**EXERCISE GOAL:** Whenever a line in the listing below holds the string "chicks", include it in the count. Say how many such lines there are and nothing more.

-- Opening Marker --

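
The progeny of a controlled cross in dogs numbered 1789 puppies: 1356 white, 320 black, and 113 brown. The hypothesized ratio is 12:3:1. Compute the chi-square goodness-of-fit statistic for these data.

The 12:3:1 ratio has 16 parts, so with N = 1789 the expected counts are:
  white: 1789 × 12/16 = 1341.75
  black: 1789 × 3/16 = 335.4375
  brown: 1789 × 1/16 = 111.8125
χ² = Σ (O − E)² / E
  white: (1356 − 1341.75)² / 1341.75 = 0.1513
  black: (320 − 335.4375)² / 335.4375 = 0.7105
  brown: (113 − 111.8125)² / 111.8125 = 0.0126
χ² = 0.1513 + 0.7105 + 0.0126 = 0.8744 ≈ 0.874

0.874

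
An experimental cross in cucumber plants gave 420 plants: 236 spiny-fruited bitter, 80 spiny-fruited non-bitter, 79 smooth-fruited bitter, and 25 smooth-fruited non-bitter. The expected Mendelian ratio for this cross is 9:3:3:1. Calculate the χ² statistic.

Total ratio parts = 16. Expected numbers out of 420:
  spiny-fruited bitter: 420 × 9/16 = 236.25
  spiny-fruited non-bitter: 420 × 3/16 = 78.75
  smooth-fruited bitter: 420 × 3/16 = 78.75
  smooth-fruited non-bitter: 420 × 1/16 = 26.25
χ² = Σ (O − E)² / E
  spiny-fruited bitter: (236 − 236.25)² / 236.25 = 0.0003
  spiny-fruited non-bitter: (80 − 78.75)² / 78.75 = 0.0198
  smooth-fruited bitter: (79 − 78.75)² / 78.75 = 0.0008
  smooth-fruited non-bitter: (25 − 26.25)² / 26.25 = 0.0595
χ² = 0.0003 + 0.0198 + 0.0008 + 0.0595 = 0.0804 ≈ 0.080

0.080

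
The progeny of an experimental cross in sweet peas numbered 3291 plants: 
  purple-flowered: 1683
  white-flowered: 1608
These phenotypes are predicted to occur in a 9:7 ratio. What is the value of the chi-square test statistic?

The 9:7 ratio has 16 parts, so with N = 3291 the expected counts are:
  purple-flowered: 3291 × 9/16 = 1851.1875
  white-flowered: 3291 × 7/16 = 1439.8125
χ² = Σ (O − E)² / E
  purple-flowered: (1683 − 1851.1875)² / 1851.1875 = 15.2805
  white-flowered: (1608 − 1439.8125)² / 1439.8125 = 19.6463
χ² = 15.2805 + 19.6463 = 34.9268 ≈ 34.927

34.927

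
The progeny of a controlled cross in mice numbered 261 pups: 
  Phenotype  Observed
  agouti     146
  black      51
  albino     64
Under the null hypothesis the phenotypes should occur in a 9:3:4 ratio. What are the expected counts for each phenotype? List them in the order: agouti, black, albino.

146.8125, 48.9375, 65.25

Under the 9:3:4 hypothesis (Σ ratio = 16, N = 261):
  agouti: 261 × 9/16 = 146.8125
  black: 261 × 3/16 = 48.9375
  albino: 261 × 4/16 = 65.25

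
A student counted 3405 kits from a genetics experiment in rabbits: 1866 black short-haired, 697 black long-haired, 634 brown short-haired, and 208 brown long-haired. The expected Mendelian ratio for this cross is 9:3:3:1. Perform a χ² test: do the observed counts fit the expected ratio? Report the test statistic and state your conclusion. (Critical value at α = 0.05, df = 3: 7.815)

6.781; consistent

Under the 9:3:3:1 hypothesis (Σ ratio = 16, N = 3405):
  black short-haired: 3405 × 9/16 = 1915.3125
  black long-haired: 3405 × 3/16 = 638.4375
  brown short-haired: 3405 × 3/16 = 638.4375
  brown long-haired: 3405 × 1/16 = 212.8125
χ² = Σ (O − E)² / E
  black short-haired: (1866 − 1915.3125)² / 1915.3125 = 1.2696
  black long-haired: (697 − 638.4375)² / 638.4375 = 5.3718
  brown short-haired: (634 − 638.4375)² / 638.4375 = 0.0308
  brown long-haired: (208 − 212.8125)² / 212.8125 = 0.1088
χ² = 1.2696 + 5.3718 + 0.0308 + 0.1088 = 6.781
Degrees of freedom = 4 − 1 = 3; critical value at α = 0.05 is 7.815.
Since 6.781 < 7.815, we fail to reject the null hypothesis — the data are consistent with the 9:3:3:1 ratio.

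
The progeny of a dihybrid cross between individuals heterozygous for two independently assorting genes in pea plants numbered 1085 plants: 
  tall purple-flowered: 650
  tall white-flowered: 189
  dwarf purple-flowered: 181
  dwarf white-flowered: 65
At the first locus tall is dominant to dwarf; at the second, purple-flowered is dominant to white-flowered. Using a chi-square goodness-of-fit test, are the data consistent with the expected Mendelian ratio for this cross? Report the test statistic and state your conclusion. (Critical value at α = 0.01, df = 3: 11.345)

A dihybrid F₂ with independent assortment and complete dominance at both loci gives a 9:3:3:1 phenotypic ratio.
Expected counts for N = 1085 under a 9:3:3:1 ratio (total parts = 16):
  tall purple-flowered: 1085 × 9/16 = 610.3125
  tall white-flowered: 1085 × 3/16 = 203.4375
  dwarf purple-flowered: 1085 × 3/16 = 203.4375
  dwarf white-flowered: 1085 × 1/16 = 67.8125
χ² = Σ (O − E)² / E
  tall purple-flowered: (650 − 610.3125)² / 610.3125 = 2.5808
  tall white-flowered: (189 − 203.4375)² / 203.4375 = 1.0246
  dwarf purple-flowered: (181 − 203.4375)² / 203.4375 = 2.4747
  dwarf white-flowered: (65 − 67.8125)² / 67.8125 = 0.1166
χ² = 2.5808 + 1.0246 + 2.4747 + 0.1166 = 6.1967 ≈ 6.197
Degrees of freedom = 4 − 1 = 3; critical value at α = 0.01 is 11.345.
Since 6.197 < 11.345, we fail to reject the null hypothesis — the data are consistent with the 9:3:3:1 ratio.

6.197; consistent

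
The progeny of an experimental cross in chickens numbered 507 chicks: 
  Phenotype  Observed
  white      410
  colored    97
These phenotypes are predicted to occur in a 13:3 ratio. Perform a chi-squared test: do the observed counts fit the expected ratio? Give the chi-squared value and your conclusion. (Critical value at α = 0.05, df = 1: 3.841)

0.049; consistent

Under the 13:3 hypothesis (Σ ratio = 16, N = 507):
  white: 507 × 13/16 = 411.9375
  colored: 507 × 3/16 = 95.0625
χ² = Σ (O − E)² / E
  white: (410 − 411.9375)² / 411.9375 = 0.0091
  colored: (97 − 95.0625)² / 95.0625 = 0.0395
χ² = 0.0091 + 0.0395 = 0.0486 ≈ 0.049
Degrees of freedom = 2 − 1 = 1; critical value at α = 0.05 is 3.841.
Since 0.049 < 3.841, we fail to reject the null hypothesis — the data are consistent with the 13:3 ratio.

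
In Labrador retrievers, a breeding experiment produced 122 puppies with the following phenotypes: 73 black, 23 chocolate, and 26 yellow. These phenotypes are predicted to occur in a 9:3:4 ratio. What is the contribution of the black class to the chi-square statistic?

0.279

Expected counts for N = 122 under a 9:3:4 ratio (total parts = 16):
  black: 122 × 9/16 = 68.625
  chocolate: 122 × 3/16 = 22.875
  yellow: 122 × 4/16 = 30.5
Contribution of black: (73 − 68.625)² / 68.625 = 0.2789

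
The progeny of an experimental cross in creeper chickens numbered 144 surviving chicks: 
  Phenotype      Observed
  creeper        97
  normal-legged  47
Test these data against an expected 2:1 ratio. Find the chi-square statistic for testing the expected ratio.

0.031

Total ratio parts = 3. Expected numbers out of 144:
  creeper: 144 × 2/3 = 96
  normal-legged: 144 × 1/3 = 48
χ² = Σ (O − E)² / E
  creeper: (97 − 96)² / 96 = 0.0104
  normal-legged: (47 − 48)² / 48 = 0.0208
χ² = 0.0104 + 0.0208 = 0.0312 ≈ 0.031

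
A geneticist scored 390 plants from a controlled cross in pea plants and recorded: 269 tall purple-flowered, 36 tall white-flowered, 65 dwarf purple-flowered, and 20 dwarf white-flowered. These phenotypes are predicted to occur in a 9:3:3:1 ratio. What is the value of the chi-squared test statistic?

The 9:3:3:1 ratio has 16 parts, so with N = 390 the expected counts are:
  tall purple-flowered: 390 × 9/16 = 219.375
  tall white-flowered: 390 × 3/16 = 73.125
  dwarf purple-flowered: 390 × 3/16 = 73.125
  dwarf white-flowered: 390 × 1/16 = 24.375
χ² = Σ (O − E)² / E
  tall purple-flowered: (269 − 219.375)² / 219.375 = 11.2257
  tall white-flowered: (36 − 73.125)² / 73.125 = 18.8481
  dwarf purple-flowered: (65 − 73.125)² / 73.125 = 0.9028
  dwarf white-flowered: (20 − 24.375)² / 24.375 = 0.7853
χ² = 11.2257 + 18.8481 + 0.9028 + 0.7853 = 31.7619 ≈ 31.762

31.762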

-- Closing Marker --

**EXERCISE OUTPUT:** 2